• Your objective: The output should be the records themselves, given again exactly.

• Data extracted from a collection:
•••••

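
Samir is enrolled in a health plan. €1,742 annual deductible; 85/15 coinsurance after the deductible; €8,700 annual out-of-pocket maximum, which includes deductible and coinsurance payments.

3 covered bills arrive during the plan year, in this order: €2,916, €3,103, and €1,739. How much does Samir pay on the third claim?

€260.85

Bill 1, €2,916: €1,742 finishes the deductible; €1,174 goes to coinsurance; 15% of €1,174 = €176.10. Patient owes €1,918.10 (running OOP €1,918.10).
Bill 2, €3,103: deductible met; 15% of €3,103 = €465.45. Patient owes €465.45 (running OOP €2,383.55).
Bill 3, €1,739: 15% coinsurance on €1,739 = €260.85. Patient owes €260.85 (running OOP €2,644.40).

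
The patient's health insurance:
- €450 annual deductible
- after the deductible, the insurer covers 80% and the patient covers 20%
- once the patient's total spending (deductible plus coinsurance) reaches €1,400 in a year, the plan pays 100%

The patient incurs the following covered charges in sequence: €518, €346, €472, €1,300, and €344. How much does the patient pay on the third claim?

Claim 1 (€518): €450 finishes the deductible; €68 goes to coinsurance; patient's 20% is €13.60. Patient owes €463.60 (running OOP €463.60).
Claim 2 (€346): deductible already satisfied, so patient's share is 20% × €346 = €69.20. Patient pays €69.20; OOP now €532.80.
Claim 3 (€472): 20% coinsurance on €472 = €94.40. Patient pays €94.40; OOP now €627.20.

€94.40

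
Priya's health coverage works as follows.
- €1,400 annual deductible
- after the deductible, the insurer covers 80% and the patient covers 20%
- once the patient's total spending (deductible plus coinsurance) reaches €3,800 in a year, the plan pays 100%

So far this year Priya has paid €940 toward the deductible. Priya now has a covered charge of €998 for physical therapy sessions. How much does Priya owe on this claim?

Remaining deductible: €1,400 − €940 = €460.
That leaves €998 − €460 = €538 for coinsurance.
20% of €538 = €107.60 falls to the patient.
So the patient owes €460 + €107.60 = €567.60 before any cap.
Cumulative spending €940 + €567.60 = €1,507.60 stays under the €3,800 maximum.

€567.60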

•••••

• Your response:
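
Samir is enrolled in a health plan. €1,742 annual deductible; 85/15 coinsurance after the deductible; €8,700 annual out-of-pocket maximum, which includes deductible and coinsurance payments.

3 covered bills arrive during the plan year, in this order: €2,916, €3,103, and €1,739. How much does Samir pay on the third claim?

€260.85

Bill 1, €2,916: €1,742 finishes the deductible; €1,174 goes to coinsurance; 15% of €1,174 = €176.10. Patient owes €1,918.10 (running OOP €1,918.10).
Bill 2, €3,103: deductible met; 15% of €3,103 = €465.45. Patient owes €465.45 (running OOP €2,383.55).
Bill 3, €1,739: 15% coinsurance on €1,739 = €260.85. Patient owes €260.85 (running OOP €2,644.40).

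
The patient's health insurance:
- €450 annual deductible
- after the deductible, the insurer covers 80% and the patient covers 20%
- once the patient's total spending (deductible plus coinsurance) reaches €1,400 in a year, the plan pays 100%

The patient incurs the following covered charges in sequence: €518, €346, €472, €1,300, and €344. How much does the patient pay on the third claim?

Claim 1 (€518): €450 finishes the deductible; €68 goes to coinsurance; patient's 20% is €13.60. Patient owes €463.60 (running OOP €463.60).
Claim 2 (€346): deductible already satisfied, so patient's share is 20% × €346 = €69.20. Patient pays €69.20; OOP now €532.80.
Claim 3 (€472): 20% coinsurance on €472 = €94.40. Patient pays €94.40; OOP now €627.20.

€94.40

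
Priya's health coverage works as follows.
- €1,400 annual deductible
- after the deductible, the insurer covers 80% and the patient covers 20%
- once the patient's total spending (deductible plus coinsurance) reaches €3,800 in a year, the plan pays 100%

So far this year Priya has paid €940 toward the deductible. Priya now has a covered charge of €998 for physical therapy sessions. How much does Priya owe on this claim?

Remaining deductible: €1,400 − €940 = €460.
That leaves €998 − €460 = €538 for coinsurance.
20% of €538 = €107.60 falls to the patient.
So the patient owes €460 + €107.60 = €567.60 before any cap.
Cumulative spending €940 + €567.60 = €1,507.60 stays under the €3,800 maximum.

€567.60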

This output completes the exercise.